[Extracted data entries]
____________________
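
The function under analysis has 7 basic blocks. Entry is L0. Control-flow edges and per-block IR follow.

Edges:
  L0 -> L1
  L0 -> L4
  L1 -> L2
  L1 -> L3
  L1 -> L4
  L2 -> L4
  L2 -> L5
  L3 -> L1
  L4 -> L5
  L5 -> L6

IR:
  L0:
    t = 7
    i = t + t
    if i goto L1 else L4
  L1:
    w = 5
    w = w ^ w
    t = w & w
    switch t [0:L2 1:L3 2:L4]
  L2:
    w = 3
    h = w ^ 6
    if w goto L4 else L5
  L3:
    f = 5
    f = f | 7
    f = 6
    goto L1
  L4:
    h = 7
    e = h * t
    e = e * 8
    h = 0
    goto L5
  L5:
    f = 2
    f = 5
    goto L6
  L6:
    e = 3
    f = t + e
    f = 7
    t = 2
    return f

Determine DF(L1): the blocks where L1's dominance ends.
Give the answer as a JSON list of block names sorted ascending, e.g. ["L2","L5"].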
____________________
[Task goal]: Show me every line of the entries above that holds "else".

[Solution to this problem]:
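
    if i goto L1 else L4
    if w goto L4 else L5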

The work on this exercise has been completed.